**TASK DESCRIPTION**
Up to and including the line that contains "Let a = -21781556286875/46656", write out each line of the material from its first line, exactly.

**SUPPLIED MATERIAL**
* * * * * * * * *

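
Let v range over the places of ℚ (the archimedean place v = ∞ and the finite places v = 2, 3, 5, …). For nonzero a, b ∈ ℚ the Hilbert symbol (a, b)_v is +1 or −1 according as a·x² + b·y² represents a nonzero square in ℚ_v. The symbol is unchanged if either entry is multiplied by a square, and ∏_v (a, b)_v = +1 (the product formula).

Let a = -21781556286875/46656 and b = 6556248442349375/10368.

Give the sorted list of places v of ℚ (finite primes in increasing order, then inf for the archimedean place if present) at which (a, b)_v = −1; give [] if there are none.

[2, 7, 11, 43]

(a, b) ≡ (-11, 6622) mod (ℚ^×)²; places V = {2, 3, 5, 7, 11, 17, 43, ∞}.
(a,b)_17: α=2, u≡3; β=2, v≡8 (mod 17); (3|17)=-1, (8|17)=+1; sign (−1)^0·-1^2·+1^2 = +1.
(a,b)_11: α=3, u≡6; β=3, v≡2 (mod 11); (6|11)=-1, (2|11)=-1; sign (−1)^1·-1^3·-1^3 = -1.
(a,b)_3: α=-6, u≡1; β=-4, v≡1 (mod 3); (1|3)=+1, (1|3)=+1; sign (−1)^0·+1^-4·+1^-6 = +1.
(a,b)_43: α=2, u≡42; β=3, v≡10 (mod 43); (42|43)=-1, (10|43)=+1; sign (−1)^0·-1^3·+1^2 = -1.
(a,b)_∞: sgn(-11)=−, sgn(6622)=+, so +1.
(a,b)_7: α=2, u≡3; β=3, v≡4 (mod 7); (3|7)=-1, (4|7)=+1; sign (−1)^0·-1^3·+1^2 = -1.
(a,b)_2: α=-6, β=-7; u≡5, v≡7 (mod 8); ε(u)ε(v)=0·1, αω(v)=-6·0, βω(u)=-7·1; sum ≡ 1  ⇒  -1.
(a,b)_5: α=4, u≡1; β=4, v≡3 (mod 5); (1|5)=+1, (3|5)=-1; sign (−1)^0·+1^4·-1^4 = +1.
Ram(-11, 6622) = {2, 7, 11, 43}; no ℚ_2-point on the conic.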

* * * * * * * * *

**EXERCISE ANSWER**
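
Let v range over the places of ℚ (the archimedean place v = ∞ and the finite places v = 2, 3, 5, …). For nonzero a, b ∈ ℚ the Hilbert symbol (a, b)_v is +1 or −1 according as a·x² + b·y² represents a nonzero square in ℚ_v. The symbol is unchanged if either entry is multiplied by a square, and ∏_v (a, b)_v = +1 (the product formula).

Let a = -21781556286875/46656 and b = 6556248442349375/10368.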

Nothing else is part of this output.